(ASSIGNED TASK): Which lines of the material hold the word "What"? Copy each one.

(RECORDS FOR THE EXERCISE):
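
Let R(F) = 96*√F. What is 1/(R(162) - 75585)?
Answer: -25195/1903866411 - 96*√2/634622137 ≈ -1.3448e-5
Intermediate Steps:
1/(R(162) - 75585) = 1/(96*√162 - 75585) = 1/(96*(9*√2) - 75585) = 1/(864*√2 - 75585) = 1/(-75585 + 864*√2)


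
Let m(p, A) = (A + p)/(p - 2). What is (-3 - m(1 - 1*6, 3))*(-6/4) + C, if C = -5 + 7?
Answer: 97/14 ≈ 6.9286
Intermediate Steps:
C = 2
m(p, A) = (A + p)/(-2 + p)
(-3 - m(1 - 1*6, 3))*(-6/4) + C = (-3 - (3 + (1 - 1*6))/(-2 + (1 - 1*6)))*(-6/4) + 2 = (-3 - (3 + (1 - 6))/(-2 + (1 - 6)))*(-6*¼) + 2 = (-3 - (3 - 5)/(-2 - 5))*(-3/2) + 2 = (-3 - (-2)/(-7))*(-3/2) + 2 = (-3 - (-1)*(-2)/7)*(-3/2) + 2 = (-3 - 1*2/7)*(-3/2) + 2 = (-3 - 2/7)*(-3/2) + 2 = -23/7*(-3/2) + 2 = 69/14 + 2 = 97/14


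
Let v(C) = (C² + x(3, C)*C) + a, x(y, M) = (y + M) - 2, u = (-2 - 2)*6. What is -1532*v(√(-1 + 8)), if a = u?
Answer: 15320 - 1532*√7 ≈ 11267.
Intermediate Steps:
u = -24 (u = -4*6 = -24)
x(y, M) = -2 + M + y (x(y, M) = (M + y) - 2 = -2 + M + y)
a = -24
v(C) = -24 + C² + C*(1 + C) (v(C) = (C² + (-2 + C + 3)*C) - 24 = (C² + (1 + C)*C) - 24 = (C² + C*(1 + C)) - 24 = -24 + C² + C*(1 + C))
-1532*v(√(-1 + 8)) = -1532*(-24 + √(-1 + 8) + 2*(√(-1 + 8))²) = -1532*(-24 + √7 + 2*(√7)²) = -1532*(-24 + √7 + 2*7) = -1532*(-24 + √7 + 14) = -1532*(-10 + √7) = 15320 - 1532*√7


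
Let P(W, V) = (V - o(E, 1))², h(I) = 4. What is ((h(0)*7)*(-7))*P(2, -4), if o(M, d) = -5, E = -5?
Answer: -196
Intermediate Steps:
P(W, V) = (5 + V)² (P(W, V) = (V - 1*(-5))² = (V + 5)² = (5 + V)²)
((h(0)*7)*(-7))*P(2, -4) = ((4*7)*(-7))*(5 - 4)² = (28*(-7))*1² = -196*1 = -196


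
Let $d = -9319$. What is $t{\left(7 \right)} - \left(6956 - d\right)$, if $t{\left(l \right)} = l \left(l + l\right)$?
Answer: $-16177$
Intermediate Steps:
$t{\left(l \right)} = 2 l^{2}$ ($t{\left(l \right)} = l 2 l = 2 l^{2}$)
$t{\left(7 \right)} - \left(6956 - d\right) = 2 \cdot 7^{2} - \left(6956 - -9319\right) = 2 \cdot 49 - \left(6956 + 9319\right) = 98 - 16275 = -16177$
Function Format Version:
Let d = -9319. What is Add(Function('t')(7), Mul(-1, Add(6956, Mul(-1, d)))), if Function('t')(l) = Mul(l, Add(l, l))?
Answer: -16177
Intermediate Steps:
Function('t')(l) = Mul(2, Pow(l, 2)) (Function('t')(l) = Mul(l, Mul(2, l)) = Mul(2, Pow(l, 2)))
Add(Function('t')(7), Mul(-1, Add(6956, Mul(-1, d)))) = Add(Mul(2, Pow(7, 2)), Mul(-1, Add(6956, Mul(-1, -9319)))) = Add(Mul(2, 49), Mul(-1, Add(6956, 9319))) = Add(98, Mul(-1, 16275)) = Add(98, -16275) = -16177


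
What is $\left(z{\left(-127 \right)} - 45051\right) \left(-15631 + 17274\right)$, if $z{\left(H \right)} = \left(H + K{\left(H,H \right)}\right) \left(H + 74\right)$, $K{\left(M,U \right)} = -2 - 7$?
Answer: $-62176049$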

(SOLUTION FOR THIS PROBLEM):
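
Let R(F) = 96*√F. What is 1/(R(162) - 75585)?
Let m(p, A) = (A + p)/(p - 2). What is (-3 - m(1 - 1*6, 3))*(-6/4) + C, if C = -5 + 7?
Let v(C) = (C² + x(3, C)*C) + a, x(y, M) = (y + M) - 2, u = (-2 - 2)*6. What is -1532*v(√(-1 + 8)), if a = u?
Let P(W, V) = (V - o(E, 1))², h(I) = 4. What is ((h(0)*7)*(-7))*P(2, -4), if o(M, d) = -5, E = -5?
Let $d = -9319$. What is $t{\left(7 \right)} - \left(6956 - d\right)$, if $t{\left(l \right)} = l \left(l + l\right)$?
Let d = -9319. What is Add(Function('t')(7), Mul(-1, Add(6956, Mul(-1, d)))), if Function('t')(l) = Mul(l, Add(l, l))?
What is $\left(z{\left(-127 \right)} - 45051\right) \left(-15631 + 17274\right)$, if $z{\left(H \right)} = \left(H + K{\left(H,H \right)}\right) \left(H + 74\right)$, $K{\left(M,U \right)} = -2 - 7$?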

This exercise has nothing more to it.